Exercise details: Should a line in the entries below contain "following", return that line.

Material for the task:

+---+

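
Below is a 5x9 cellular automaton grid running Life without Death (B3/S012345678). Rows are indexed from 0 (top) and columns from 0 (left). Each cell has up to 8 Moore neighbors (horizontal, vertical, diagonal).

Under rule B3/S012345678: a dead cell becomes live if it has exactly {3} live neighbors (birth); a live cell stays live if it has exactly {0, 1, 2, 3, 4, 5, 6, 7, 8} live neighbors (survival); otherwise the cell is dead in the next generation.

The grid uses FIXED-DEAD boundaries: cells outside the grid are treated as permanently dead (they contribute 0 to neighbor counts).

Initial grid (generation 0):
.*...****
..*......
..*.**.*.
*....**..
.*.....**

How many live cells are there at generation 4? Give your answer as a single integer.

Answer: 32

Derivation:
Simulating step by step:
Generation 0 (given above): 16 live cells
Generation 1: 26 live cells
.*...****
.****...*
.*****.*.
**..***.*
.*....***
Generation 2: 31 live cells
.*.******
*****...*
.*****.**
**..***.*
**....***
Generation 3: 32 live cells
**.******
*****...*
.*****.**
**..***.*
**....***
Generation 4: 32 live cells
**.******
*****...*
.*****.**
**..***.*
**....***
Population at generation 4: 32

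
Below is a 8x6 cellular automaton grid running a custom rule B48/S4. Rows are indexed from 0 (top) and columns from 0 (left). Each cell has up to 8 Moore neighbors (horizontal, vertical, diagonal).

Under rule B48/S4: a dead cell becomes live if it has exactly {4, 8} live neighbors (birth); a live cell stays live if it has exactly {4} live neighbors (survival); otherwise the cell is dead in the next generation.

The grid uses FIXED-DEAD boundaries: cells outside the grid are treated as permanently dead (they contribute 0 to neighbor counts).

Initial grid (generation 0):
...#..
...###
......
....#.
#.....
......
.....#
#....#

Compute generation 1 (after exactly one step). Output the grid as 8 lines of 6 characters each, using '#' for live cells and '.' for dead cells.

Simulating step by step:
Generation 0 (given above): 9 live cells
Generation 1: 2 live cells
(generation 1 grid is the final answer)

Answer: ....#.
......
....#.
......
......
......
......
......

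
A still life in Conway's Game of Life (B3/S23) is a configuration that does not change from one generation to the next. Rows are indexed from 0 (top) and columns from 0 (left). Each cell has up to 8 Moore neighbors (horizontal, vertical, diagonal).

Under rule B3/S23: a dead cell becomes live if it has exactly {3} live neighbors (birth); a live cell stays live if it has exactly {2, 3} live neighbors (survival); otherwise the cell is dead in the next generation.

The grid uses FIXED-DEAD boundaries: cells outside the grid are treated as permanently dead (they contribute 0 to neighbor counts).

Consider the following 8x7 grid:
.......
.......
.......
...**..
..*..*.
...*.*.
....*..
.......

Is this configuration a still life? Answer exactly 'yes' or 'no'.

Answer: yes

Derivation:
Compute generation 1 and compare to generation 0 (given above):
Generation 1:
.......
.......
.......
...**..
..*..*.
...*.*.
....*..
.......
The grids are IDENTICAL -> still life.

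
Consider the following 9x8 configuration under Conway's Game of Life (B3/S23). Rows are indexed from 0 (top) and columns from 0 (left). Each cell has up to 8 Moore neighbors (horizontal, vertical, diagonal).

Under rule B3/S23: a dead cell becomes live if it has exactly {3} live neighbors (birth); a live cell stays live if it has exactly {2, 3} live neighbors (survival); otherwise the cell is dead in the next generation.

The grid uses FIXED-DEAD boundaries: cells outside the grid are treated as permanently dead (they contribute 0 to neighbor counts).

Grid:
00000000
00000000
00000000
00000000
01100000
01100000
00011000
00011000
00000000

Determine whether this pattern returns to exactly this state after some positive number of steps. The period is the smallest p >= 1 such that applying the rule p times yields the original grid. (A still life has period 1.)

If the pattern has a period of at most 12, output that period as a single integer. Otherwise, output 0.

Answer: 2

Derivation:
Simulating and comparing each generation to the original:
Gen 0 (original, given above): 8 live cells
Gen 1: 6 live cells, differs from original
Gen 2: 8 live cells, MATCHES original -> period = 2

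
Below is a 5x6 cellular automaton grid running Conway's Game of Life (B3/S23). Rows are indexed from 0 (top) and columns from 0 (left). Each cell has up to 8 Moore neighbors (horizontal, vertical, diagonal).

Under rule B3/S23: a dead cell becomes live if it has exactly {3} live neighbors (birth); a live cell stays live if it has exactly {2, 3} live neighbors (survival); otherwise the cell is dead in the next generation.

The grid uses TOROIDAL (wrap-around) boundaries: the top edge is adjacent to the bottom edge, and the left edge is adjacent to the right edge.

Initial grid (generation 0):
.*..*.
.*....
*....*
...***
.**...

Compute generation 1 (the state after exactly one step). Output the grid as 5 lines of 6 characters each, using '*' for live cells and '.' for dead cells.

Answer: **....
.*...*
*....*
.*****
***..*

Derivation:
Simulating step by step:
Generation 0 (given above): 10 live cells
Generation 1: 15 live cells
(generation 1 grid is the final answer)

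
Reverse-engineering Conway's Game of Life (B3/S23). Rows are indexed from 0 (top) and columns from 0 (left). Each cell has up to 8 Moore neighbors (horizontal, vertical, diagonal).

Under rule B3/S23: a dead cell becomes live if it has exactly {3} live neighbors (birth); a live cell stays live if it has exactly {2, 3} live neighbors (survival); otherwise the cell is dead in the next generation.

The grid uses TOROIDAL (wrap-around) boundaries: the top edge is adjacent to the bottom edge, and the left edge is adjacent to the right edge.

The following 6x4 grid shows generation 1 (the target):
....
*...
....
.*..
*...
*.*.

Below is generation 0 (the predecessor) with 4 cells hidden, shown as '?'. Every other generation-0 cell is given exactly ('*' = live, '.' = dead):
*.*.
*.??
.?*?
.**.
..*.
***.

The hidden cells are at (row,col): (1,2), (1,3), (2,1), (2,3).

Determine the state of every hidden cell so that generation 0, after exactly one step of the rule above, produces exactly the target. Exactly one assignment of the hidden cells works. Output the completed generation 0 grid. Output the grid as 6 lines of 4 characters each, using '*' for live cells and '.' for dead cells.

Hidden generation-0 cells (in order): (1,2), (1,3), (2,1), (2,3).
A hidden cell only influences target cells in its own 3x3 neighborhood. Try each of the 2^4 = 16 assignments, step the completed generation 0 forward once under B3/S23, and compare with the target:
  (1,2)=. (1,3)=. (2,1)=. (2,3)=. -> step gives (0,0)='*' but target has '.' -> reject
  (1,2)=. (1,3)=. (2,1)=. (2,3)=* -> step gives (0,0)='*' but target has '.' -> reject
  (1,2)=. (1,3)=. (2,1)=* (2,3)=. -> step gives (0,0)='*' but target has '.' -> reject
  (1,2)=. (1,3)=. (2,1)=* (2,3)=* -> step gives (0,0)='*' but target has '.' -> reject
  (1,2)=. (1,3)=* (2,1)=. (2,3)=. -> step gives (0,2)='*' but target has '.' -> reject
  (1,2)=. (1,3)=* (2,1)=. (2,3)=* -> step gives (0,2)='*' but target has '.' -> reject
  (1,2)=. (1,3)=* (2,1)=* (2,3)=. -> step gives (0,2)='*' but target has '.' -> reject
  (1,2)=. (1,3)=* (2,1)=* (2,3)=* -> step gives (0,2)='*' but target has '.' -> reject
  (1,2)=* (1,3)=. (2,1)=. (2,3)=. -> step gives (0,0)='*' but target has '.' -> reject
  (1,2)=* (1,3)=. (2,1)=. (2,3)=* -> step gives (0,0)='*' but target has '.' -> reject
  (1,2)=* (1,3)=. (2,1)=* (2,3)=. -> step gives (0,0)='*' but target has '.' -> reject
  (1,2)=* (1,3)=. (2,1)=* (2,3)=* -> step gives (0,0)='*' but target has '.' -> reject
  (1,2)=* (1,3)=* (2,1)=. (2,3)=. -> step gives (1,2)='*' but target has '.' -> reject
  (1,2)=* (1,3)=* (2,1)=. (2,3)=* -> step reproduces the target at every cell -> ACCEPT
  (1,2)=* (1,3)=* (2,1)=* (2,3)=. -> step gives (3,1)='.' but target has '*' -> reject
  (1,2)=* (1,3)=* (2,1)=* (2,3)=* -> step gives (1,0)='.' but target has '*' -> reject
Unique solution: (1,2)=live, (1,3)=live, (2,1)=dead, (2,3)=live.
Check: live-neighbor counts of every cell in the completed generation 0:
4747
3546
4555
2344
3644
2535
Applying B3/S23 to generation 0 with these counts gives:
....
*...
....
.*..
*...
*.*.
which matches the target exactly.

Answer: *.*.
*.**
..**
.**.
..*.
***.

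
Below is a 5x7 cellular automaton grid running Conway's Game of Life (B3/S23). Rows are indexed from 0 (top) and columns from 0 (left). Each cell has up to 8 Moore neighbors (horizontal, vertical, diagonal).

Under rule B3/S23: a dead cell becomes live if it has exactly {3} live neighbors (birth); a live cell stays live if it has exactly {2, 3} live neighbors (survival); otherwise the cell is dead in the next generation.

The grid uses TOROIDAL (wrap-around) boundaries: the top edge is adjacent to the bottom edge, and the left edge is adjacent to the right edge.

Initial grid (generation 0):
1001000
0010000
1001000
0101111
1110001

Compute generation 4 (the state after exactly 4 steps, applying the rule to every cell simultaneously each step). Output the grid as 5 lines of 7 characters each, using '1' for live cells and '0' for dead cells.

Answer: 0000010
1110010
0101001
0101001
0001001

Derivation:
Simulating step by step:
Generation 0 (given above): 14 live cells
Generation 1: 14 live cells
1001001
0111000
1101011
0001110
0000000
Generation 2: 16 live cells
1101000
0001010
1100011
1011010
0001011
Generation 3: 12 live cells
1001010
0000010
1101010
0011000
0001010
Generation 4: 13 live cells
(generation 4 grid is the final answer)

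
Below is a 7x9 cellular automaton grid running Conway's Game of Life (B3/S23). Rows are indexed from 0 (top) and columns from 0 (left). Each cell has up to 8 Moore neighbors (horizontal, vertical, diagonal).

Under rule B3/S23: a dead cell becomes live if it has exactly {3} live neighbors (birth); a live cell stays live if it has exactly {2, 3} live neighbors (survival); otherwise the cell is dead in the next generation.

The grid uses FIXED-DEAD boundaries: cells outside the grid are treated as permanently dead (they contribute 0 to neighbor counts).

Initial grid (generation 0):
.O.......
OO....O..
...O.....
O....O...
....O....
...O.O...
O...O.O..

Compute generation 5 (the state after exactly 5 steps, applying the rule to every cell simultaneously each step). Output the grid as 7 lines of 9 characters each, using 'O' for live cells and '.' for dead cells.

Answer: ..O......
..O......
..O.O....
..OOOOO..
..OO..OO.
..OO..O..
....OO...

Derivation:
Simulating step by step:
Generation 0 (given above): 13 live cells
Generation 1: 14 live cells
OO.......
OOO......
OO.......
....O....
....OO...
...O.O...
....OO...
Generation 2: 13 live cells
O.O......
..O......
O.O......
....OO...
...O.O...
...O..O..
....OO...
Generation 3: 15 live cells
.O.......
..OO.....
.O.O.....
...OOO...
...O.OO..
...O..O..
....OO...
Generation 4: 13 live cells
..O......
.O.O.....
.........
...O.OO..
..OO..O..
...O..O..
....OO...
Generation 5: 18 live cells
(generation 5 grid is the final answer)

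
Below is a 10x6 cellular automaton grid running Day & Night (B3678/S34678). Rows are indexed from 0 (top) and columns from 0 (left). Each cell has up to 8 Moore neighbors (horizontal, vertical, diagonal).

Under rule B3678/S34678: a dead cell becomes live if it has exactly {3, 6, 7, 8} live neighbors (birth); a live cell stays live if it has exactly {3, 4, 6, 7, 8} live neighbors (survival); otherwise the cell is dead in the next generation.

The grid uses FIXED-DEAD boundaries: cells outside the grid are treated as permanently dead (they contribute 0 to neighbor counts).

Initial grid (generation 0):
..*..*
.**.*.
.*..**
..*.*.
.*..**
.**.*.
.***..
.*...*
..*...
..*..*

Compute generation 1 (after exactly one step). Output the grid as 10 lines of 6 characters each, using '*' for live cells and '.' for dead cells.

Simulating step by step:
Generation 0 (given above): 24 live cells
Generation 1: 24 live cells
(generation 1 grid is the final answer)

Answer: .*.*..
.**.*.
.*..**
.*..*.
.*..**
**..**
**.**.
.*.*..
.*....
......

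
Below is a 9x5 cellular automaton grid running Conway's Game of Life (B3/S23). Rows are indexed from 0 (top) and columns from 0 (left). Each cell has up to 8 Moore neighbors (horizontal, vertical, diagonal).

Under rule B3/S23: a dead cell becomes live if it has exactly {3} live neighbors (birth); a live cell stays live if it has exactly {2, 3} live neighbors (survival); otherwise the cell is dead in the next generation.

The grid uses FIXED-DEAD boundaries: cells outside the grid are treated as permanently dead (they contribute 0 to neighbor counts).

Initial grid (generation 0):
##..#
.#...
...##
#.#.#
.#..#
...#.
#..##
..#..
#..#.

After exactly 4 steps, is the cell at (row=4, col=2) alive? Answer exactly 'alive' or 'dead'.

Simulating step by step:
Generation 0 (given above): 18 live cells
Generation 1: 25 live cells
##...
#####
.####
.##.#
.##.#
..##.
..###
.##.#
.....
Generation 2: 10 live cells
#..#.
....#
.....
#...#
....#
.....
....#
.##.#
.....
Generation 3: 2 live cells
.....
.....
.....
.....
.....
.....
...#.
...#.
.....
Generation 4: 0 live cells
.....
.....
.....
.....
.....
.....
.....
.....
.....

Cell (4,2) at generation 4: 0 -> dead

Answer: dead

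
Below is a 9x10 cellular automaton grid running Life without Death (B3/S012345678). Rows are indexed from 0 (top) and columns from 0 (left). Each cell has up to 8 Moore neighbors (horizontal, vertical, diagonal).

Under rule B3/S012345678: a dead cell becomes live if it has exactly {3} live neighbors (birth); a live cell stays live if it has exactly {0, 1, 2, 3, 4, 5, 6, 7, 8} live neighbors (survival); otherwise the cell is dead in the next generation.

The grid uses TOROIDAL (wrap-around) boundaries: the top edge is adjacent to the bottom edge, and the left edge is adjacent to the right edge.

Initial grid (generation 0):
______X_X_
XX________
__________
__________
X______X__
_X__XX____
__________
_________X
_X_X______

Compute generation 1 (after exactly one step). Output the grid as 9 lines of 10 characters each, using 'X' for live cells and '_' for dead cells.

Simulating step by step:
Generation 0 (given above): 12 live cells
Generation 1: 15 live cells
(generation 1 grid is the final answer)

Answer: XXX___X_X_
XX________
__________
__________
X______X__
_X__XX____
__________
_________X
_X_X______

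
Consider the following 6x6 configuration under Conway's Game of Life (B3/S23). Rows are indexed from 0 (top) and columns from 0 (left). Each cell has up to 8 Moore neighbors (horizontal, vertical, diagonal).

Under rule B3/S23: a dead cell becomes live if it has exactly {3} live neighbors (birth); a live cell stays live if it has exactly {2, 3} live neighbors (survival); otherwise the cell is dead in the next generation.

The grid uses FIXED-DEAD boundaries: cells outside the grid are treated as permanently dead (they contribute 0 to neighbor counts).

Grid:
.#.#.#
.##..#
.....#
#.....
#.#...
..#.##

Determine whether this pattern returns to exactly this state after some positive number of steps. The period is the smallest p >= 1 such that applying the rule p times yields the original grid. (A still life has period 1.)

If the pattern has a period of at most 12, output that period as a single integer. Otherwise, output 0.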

+---+

Answer:
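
Consider the following 8x7 grid:
Consider the following 9x8 configuration under Conway's Game of Life (B3/S23). Rows are indexed from 0 (top) and columns from 0 (left). Each cell has up to 8 Moore neighbors (horizontal, vertical, diagonal).
The following 6x4 grid shows generation 1 (the target):
Consider the following 6x6 configuration under Conway's Game of Life (B3/S23). Rows are indexed from 0 (top) and columns from 0 (left). Each cell has up to 8 Moore neighbors (horizontal, vertical, diagonal).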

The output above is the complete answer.